EXERCISE: Reproduce, please, only the lines from the first line below to the line containing "-46, -168, -322", inclusive.

Stored items:
----------

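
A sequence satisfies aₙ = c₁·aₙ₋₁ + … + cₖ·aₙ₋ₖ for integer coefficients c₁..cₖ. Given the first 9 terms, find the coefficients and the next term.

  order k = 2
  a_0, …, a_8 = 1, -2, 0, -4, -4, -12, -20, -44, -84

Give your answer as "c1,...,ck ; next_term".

  a_2 = 1·-2 + 2·1 = 0
  a_3 = 1·0 + 2·-2 = -4
  a_4 = 1·-4 + 2·0 = -4
  a_5 = 1·-4 + 2·-4 = -12
  a_6 = 1·-12 + 2·-4 = -20
  a_7 = 1·-20 + 2·-12 = -44
  a_8 = 1·-44 + 2·-20 = -84
  a_9 = 1·-84 + 2·-44 = -172

1,2 ; -172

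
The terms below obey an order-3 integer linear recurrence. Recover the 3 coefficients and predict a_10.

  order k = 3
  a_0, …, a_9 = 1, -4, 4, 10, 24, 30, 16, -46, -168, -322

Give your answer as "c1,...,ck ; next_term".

  a_3 = 2·4 + -1·-4 + -2·1 = 10
  a_4 = 2·10 + -1·4 + -2·-4 = 24
  a_5 = 2·24 + -1·10 + -2·4 = 30
  a_6 = 2·30 + -1·24 + -2·10 = 16
  a_7 = 2·16 + -1·30 + -2·24 = -46
  a_8 = 2·-46 + -1·16 + -2·30 = -168
  a_9 = 2·-168 + -1·-46 + -2·16 = -322
  a_10 = 2·-322 + -1·-168 + -2·-46 = -384

2,-1,-2 ; -384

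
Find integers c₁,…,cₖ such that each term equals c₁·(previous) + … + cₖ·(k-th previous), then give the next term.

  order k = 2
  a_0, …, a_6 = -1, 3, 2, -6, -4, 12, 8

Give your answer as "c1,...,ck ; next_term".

0,-2 ; -24

  a_2 = 0·3 + -2·-1 = 2
  a_3 = 0·2 + -2·3 = -6
  a_4 = 0·-6 + -2·2 = -4
  a_5 = 0·-4 + -2·-6 = 12
  a_6 = 0·12 + -2·-4 = 8
  a_7 = 0·8 + -2·12 = -24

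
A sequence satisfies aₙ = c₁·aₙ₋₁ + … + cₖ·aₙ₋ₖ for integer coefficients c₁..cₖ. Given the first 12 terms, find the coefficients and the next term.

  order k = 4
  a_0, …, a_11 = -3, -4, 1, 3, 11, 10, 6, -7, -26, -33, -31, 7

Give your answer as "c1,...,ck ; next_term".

  a_4 = 0·3 + 1·1 + -1·-4 + -2·-3 = 11
  a_5 = 0·11 + 1·3 + -1·1 + -2·-4 = 10
  a_6 = 0·10 + 1·11 + -1·3 + -2·1 = 6
  a_7 = 0·6 + 1·10 + -1·11 + -2·3 = -7
  a_8 = 0·-7 + 1·6 + -1·10 + -2·11 = -26
  a_9 = 0·-26 + 1·-7 + -1·6 + -2·10 = -33
  a_10 = 0·-33 + 1·-26 + -1·-7 + -2·6 = -31
  a_11 = 0·-31 + 1·-33 + -1·-26 + -2·-7 = 7
  a_12 = 0·7 + 1·-31 + -1·-33 + -2·-26 = 54

0,1,-1,-2 ; 54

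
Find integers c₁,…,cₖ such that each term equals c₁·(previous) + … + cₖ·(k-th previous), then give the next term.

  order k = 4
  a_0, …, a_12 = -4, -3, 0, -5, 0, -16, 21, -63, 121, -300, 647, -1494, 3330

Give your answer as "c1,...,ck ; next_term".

  a_4 = -1·-5 + 2·0 + -1·-3 + 2·-4 = 0
  a_5 = -1·0 + 2·-5 + -1·0 + 2·-3 = -16
  a_6 = -1·-16 + 2·0 + -1·-5 + 2·0 = 21
  a_7 = -1·21 + 2·-16 + -1·0 + 2·-5 = -63
  a_8 = -1·-63 + 2·21 + -1·-16 + 2·0 = 121
  a_9 = -1·121 + 2·-63 + -1·21 + 2·-16 = -300
  a_10 = -1·-300 + 2·121 + -1·-63 + 2·21 = 647
  a_11 = -1·647 + 2·-300 + -1·121 + 2·-63 = -1494
  a_12 = -1·-1494 + 2·647 + -1·-300 + 2·121 = 3330
  a_13 = -1·3330 + 2·-1494 + -1·647 + 2·-300 = -7565

-1,2,-1,2 ; -7565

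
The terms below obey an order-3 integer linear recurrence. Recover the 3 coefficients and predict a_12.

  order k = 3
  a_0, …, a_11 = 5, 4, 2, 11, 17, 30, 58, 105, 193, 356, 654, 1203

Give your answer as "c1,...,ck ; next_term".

1,1,1 ; 2213

  a_3 = 1·2 + 1·4 + 1·5 = 11
  a_4 = 1·11 + 1·2 + 1·4 = 17
  a_5 = 1·17 + 1·11 + 1·2 = 30
  a_6 = 1·30 + 1·17 + 1·11 = 58
  a_7 = 1·58 + 1·30 + 1·17 = 105
  a_8 = 1·105 + 1·58 + 1·30 = 193
  a_9 = 1·193 + 1·105 + 1·58 = 356
  a_10 = 1·356 + 1·193 + 1·105 = 654
  a_11 = 1·654 + 1·356 + 1·193 = 1203
  a_12 = 1·1203 + 1·654 + 1·356 = 2213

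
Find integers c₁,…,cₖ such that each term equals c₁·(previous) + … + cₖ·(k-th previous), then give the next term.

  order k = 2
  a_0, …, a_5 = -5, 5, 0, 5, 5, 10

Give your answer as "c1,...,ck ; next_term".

  a_2 = 1·5 + 1·-5 = 0
  a_3 = 1·0 + 1·5 = 5
  a_4 = 1·5 + 1·0 = 5
  a_5 = 1·5 + 1·5 = 10
  a_6 = 1·10 + 1·5 = 15

1,1 ; 15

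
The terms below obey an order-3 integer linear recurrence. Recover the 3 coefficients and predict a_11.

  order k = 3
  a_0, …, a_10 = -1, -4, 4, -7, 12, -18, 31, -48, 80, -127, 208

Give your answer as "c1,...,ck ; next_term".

  a_3 = 0·4 + 2·-4 + -1·-1 = -7
  a_4 = 0·-7 + 2·4 + -1·-4 = 12
  a_5 = 0·12 + 2·-7 + -1·4 = -18
  a_6 = 0·-18 + 2·12 + -1·-7 = 31
  a_7 = 0·31 + 2·-18 + -1·12 = -48
  a_8 = 0·-48 + 2·31 + -1·-18 = 80
  a_9 = 0·80 + 2·-48 + -1·31 = -127
  a_10 = 0·-127 + 2·80 + -1·-48 = 208
  a_11 = 0·208 + 2·-127 + -1·80 = -334

0,2,-1 ; -334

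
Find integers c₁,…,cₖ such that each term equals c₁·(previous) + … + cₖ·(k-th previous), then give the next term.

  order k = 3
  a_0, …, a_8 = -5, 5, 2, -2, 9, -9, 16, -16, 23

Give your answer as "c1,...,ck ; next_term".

-1,1,1 ; -23

  a_3 = -1·2 + 1·5 + 1·-5 = -2
  a_4 = -1·-2 + 1·2 + 1·5 = 9
  a_5 = -1·9 + 1·-2 + 1·2 = -9
  a_6 = -1·-9 + 1·9 + 1·-2 = 16
  a_7 = -1·16 + 1·-9 + 1·9 = -16
  a_8 = -1·-16 + 1·16 + 1·-9 = 23
  a_9 = -1·23 + 1·-16 + 1·16 = -23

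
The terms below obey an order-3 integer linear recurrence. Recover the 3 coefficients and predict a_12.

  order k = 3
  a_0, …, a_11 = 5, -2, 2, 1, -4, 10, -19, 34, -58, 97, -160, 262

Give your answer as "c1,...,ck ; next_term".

-2,0,1 ; -427

  a_3 = -2·2 + 0·-2 + 1·5 = 1
  a_4 = -2·1 + 0·2 + 1·-2 = -4
  a_5 = -2·-4 + 0·1 + 1·2 = 10
  a_6 = -2·10 + 0·-4 + 1·1 = -19
  a_7 = -2·-19 + 0·10 + 1·-4 = 34
  a_8 = -2·34 + 0·-19 + 1·10 = -58
  a_9 = -2·-58 + 0·34 + 1·-19 = 97
  a_10 = -2·97 + 0·-58 + 1·34 = -160
  a_11 = -2·-160 + 0·97 + 1·-58 = 262
  a_12 = -2·262 + 0·-160 + 1·97 = -427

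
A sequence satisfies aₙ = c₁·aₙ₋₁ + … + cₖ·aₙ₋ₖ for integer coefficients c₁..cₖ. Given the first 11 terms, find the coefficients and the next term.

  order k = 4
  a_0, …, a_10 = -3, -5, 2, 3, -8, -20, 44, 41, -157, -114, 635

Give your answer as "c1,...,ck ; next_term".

-1,-3,-2,3 ; 144

  a_4 = -1·3 + -3·2 + -2·-5 + 3·-3 = -8
  a_5 = -1·-8 + -3·3 + -2·2 + 3·-5 = -20
  a_6 = -1·-20 + -3·-8 + -2·3 + 3·2 = 44
  a_7 = -1·44 + -3·-20 + -2·-8 + 3·3 = 41
  a_8 = -1·41 + -3·44 + -2·-20 + 3·-8 = -157
  a_9 = -1·-157 + -3·41 + -2·44 + 3·-20 = -114
  a_10 = -1·-114 + -3·-157 + -2·41 + 3·44 = 635
  a_11 = -1·635 + -3·-114 + -2·-157 + 3·41 = 144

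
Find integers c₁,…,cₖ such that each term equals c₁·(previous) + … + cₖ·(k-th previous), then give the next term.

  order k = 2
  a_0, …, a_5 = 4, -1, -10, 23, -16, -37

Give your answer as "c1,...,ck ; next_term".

  a_2 = -2·-1 + -3·4 = -10
  a_3 = -2·-10 + -3·-1 = 23
  a_4 = -2·23 + -3·-10 = -16
  a_5 = -2·-16 + -3·23 = -37
  a_6 = -2·-37 + -3·-16 = 122

-2,-3 ; 122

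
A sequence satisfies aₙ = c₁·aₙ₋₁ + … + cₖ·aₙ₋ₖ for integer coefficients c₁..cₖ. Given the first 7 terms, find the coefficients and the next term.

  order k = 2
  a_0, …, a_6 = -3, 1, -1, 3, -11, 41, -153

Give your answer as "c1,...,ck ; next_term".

  a_2 = -4·1 + -1·-3 = -1
  a_3 = -4·-1 + -1·1 = 3
  a_4 = -4·3 + -1·-1 = -11
  a_5 = -4·-11 + -1·3 = 41
  a_6 = -4·41 + -1·-11 = -153
  a_7 = -4·-153 + -1·41 = 571

-4,-1 ; 571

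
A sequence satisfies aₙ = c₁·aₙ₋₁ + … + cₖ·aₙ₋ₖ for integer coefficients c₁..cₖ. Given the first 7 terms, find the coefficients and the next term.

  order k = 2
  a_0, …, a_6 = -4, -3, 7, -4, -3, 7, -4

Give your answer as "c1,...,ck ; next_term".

-1,-1 ; -3

  a_2 = -1·-3 + -1·-4 = 7
  a_3 = -1·7 + -1·-3 = -4
  a_4 = -1·-4 + -1·7 = -3
  a_5 = -1·-3 + -1·-4 = 7
  a_6 = -1·7 + -1·-3 = -4
  a_7 = -1·-4 + -1·7 = -3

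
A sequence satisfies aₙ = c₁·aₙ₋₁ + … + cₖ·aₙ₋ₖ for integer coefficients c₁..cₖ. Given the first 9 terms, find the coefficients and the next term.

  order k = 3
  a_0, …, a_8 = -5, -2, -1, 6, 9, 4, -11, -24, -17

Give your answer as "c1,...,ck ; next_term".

  a_3 = 1·-1 + -1·-2 + -1·-5 = 6
  a_4 = 1·6 + -1·-1 + -1·-2 = 9
  a_5 = 1·9 + -1·6 + -1·-1 = 4
  a_6 = 1·4 + -1·9 + -1·6 = -11
  a_7 = 1·-11 + -1·4 + -1·9 = -24
  a_8 = 1·-24 + -1·-11 + -1·4 = -17
  a_9 = 1·-17 + -1·-24 + -1·-11 = 18

1,-1,-1 ; 18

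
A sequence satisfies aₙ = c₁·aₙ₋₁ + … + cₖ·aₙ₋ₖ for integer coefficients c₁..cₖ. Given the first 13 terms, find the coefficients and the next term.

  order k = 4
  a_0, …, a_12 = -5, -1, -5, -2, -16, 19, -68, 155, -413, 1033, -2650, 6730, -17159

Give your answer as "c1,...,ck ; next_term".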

----------

ANSWER AREA:
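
A sequence satisfies aₙ = c₁·aₙ₋₁ + … + cₖ·aₙ₋ₖ for integer coefficients c₁..cₖ. Given the first 9 terms, find the coefficients and the next term.

  order k = 2
  a_0, …, a_8 = 1, -2, 0, -4, -4, -12, -20, -44, -84

Give your answer as "c1,...,ck ; next_term".

  a_2 = 1·-2 + 2·1 = 0
  a_3 = 1·0 + 2·-2 = -4
  a_4 = 1·-4 + 2·0 = -4
  a_5 = 1·-4 + 2·-4 = -12
  a_6 = 1·-12 + 2·-4 = -20
  a_7 = 1·-20 + 2·-12 = -44
  a_8 = 1·-44 + 2·-20 = -84
  a_9 = 1·-84 + 2·-44 = -172

1,2 ; -172

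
The terms below obey an order-3 integer linear recurrence. Recover the 3 coefficients and predict a_10.

  order k = 3
  a_0, …, a_9 = 1, -4, 4, 10, 24, 30, 16, -46, -168, -322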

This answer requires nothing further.